TASK REQUIREMENTS → Quote each record exactly, please, leaving none out.

═══ WORKING DATA ═══

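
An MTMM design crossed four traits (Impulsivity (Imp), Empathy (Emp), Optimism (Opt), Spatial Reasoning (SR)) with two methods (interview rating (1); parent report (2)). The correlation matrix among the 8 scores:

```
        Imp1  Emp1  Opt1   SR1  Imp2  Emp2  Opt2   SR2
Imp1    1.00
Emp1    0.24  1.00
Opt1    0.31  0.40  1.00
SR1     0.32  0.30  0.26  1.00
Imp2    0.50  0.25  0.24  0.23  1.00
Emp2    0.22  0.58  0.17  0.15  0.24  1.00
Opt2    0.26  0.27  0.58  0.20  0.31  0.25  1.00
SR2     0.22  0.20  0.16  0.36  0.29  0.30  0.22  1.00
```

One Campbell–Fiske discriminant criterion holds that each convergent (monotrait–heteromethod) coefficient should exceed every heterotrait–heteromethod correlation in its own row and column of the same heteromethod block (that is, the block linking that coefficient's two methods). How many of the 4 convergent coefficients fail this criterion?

Each convergent coefficient versus the relevant comparison correlations:
Imp (methods 1·2): 0.50 vs {0.22, 0.25, 0.26, 0.24, 0.22, 0.23} → pass.
Emp (methods 1·2): 0.58 vs {0.25, 0.22, 0.27, 0.17, 0.20, 0.15} → pass.
Opt (methods 1·2): 0.58 vs {0.24, 0.26, 0.17, 0.27, 0.16, 0.20} → pass.
SR (methods 1·2): 0.36 vs {0.23, 0.22, 0.15, 0.20, 0.20, 0.16} → pass.
0 of 4 fail.

0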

═══

ANSWER SECTION →
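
An MTMM design crossed four traits (Impulsivity (Imp), Empathy (Emp), Optimism (Opt), Spatial Reasoning (SR)) with two methods (interview rating (1); parent report (2)). The correlation matrix among the 8 scores:

```
        Imp1  Emp1  Opt1   SR1  Imp2  Emp2  Opt2   SR2
Imp1    1.00
Emp1    0.24  1.00
Opt1    0.31  0.40  1.00
SR1     0.32  0.30  0.26  1.00
Imp2    0.50  0.25  0.24  0.23  1.00
Emp2    0.22  0.58  0.17  0.15  0.24  1.00
Opt2    0.26  0.27  0.58  0.20  0.31  0.25  1.00
SR2     0.22  0.20  0.16  0.36  0.29  0.30  0.22  1.00
```

One Campbell–Fiske discriminant criterion holds that each convergent (monotrait–heteromethod) coefficient should exceed every heterotrait–heteromethod correlation in its own row and column of the same heteromethod block (that is, the block linking that coefficient's two methods). How many of the 4 convergent coefficients fail this criterion?

Each convergent coefficient versus the relevant comparison correlations:
Imp (methods 1·2): 0.50 vs {0.22, 0.25, 0.26, 0.24, 0.22, 0.23} → pass.
Emp (methods 1·2): 0.58 vs {0.25, 0.22, 0.27, 0.17, 0.20, 0.15} → pass.
Opt (methods 1·2): 0.58 vs {0.24, 0.26, 0.17, 0.27, 0.16, 0.20} → pass.
SR (methods 1·2): 0.36 vs {0.23, 0.22, 0.15, 0.20, 0.20, 0.16} → pass.
0 of 4 fail.

0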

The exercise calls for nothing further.